[ABOUT THIS EXERCISE] Output the line containing "Solve the discrete log problem: base 32, target", then every remaining line of the entries below, exactly as written and with no other text.

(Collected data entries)
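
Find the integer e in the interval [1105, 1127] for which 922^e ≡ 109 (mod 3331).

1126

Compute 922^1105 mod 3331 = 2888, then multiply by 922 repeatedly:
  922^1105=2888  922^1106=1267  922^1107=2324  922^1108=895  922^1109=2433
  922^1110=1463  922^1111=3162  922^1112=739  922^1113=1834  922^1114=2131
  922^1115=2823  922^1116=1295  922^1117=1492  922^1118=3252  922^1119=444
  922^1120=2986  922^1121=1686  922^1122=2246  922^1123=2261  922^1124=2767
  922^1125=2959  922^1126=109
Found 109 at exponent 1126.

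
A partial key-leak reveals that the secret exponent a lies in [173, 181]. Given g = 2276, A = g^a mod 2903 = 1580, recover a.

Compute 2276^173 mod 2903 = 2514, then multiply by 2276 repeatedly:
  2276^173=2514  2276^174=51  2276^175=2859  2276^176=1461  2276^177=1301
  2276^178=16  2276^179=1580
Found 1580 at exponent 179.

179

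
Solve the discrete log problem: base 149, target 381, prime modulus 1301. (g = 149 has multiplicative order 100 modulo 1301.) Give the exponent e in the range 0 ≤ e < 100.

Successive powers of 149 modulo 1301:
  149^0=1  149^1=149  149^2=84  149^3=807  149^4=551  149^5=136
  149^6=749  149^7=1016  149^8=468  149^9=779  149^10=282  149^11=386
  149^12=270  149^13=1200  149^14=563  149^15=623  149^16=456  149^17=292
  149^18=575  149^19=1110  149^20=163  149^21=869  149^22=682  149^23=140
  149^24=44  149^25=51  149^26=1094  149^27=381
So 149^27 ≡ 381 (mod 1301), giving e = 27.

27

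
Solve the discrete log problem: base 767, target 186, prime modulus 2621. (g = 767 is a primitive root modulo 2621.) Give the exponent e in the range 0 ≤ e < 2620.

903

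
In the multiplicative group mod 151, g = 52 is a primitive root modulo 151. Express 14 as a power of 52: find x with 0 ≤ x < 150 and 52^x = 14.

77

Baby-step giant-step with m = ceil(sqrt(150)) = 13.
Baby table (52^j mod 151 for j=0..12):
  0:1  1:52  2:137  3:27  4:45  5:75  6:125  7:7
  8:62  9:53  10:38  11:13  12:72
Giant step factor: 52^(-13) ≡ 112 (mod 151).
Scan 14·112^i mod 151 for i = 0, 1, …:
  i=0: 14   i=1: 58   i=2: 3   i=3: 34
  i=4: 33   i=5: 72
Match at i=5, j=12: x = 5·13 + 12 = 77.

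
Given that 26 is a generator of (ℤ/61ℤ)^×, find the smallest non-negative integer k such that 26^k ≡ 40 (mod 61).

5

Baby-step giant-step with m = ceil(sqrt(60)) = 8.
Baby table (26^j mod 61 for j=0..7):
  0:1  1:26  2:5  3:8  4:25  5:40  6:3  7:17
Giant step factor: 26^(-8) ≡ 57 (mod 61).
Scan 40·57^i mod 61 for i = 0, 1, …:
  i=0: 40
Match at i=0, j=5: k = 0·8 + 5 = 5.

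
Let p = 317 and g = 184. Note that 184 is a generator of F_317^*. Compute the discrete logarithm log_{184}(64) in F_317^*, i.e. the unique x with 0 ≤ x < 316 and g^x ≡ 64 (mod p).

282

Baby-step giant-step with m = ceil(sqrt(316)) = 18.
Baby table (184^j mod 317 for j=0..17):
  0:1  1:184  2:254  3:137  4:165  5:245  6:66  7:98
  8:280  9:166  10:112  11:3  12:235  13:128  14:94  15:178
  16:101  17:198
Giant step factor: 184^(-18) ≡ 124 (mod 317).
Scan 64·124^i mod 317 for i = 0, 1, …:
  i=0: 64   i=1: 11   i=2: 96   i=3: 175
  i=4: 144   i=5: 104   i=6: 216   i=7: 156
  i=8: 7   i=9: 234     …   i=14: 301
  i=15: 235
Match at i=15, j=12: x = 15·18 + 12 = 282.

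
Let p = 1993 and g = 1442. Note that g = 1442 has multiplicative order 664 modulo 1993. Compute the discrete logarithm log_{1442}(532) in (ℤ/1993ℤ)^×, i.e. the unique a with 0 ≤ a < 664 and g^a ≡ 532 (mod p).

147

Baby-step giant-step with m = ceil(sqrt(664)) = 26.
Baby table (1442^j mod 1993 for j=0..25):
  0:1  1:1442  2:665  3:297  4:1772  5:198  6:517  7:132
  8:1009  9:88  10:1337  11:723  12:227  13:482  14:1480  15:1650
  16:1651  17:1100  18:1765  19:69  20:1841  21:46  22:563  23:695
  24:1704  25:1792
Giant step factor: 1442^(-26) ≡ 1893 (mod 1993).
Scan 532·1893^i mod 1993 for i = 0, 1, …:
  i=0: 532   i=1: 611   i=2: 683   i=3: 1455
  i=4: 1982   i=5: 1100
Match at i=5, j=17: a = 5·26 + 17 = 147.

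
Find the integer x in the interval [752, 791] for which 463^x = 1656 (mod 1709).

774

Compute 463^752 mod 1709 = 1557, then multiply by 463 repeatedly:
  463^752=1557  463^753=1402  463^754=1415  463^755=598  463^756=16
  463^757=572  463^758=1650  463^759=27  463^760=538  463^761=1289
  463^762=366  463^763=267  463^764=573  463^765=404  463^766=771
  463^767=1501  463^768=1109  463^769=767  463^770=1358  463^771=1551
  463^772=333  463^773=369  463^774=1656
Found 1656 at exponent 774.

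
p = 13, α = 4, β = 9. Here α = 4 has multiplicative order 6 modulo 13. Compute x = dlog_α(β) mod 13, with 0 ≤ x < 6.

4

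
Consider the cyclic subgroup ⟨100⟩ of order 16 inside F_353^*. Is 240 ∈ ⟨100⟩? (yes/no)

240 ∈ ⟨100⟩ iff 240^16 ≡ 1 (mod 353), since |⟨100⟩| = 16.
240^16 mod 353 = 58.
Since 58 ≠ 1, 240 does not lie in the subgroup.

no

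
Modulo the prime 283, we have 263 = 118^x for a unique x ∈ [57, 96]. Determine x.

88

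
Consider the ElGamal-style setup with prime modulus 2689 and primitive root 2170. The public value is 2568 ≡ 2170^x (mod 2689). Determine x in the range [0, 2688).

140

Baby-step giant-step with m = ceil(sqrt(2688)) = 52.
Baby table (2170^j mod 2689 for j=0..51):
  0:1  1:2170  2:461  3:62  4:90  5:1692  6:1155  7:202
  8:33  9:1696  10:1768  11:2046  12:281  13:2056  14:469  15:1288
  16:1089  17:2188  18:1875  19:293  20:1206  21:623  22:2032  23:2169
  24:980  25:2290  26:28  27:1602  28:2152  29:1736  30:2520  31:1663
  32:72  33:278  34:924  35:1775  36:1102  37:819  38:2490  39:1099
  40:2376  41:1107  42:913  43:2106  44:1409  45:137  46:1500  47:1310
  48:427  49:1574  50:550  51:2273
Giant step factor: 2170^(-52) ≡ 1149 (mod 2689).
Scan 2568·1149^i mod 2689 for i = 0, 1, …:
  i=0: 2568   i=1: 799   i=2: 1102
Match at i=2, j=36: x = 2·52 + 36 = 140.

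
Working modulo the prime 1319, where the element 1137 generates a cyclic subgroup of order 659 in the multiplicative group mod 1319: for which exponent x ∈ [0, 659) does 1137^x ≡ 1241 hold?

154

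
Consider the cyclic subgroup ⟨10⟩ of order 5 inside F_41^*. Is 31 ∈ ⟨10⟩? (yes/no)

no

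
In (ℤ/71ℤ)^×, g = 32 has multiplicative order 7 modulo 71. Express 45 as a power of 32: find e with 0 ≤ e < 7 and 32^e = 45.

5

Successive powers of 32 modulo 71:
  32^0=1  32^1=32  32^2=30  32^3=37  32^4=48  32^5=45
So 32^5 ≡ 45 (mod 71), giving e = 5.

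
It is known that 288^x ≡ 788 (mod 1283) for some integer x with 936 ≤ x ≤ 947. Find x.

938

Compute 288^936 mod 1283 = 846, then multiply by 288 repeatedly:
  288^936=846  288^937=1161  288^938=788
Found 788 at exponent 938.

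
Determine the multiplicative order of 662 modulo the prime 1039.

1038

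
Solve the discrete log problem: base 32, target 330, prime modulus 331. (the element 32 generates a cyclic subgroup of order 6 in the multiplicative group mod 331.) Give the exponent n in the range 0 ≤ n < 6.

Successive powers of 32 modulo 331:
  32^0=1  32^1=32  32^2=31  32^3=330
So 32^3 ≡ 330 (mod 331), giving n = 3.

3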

[RESULT]
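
Solve the discrete log problem: base 32, target 330, prime modulus 331. (the element 32 generates a cyclic subgroup of order 6 in the multiplicative group mod 331.) Give the exponent n in the range 0 ≤ n < 6.

Successive powers of 32 modulo 331:
  32^0=1  32^1=32  32^2=31  32^3=330
So 32^3 ≡ 330 (mod 331), giving n = 3.

3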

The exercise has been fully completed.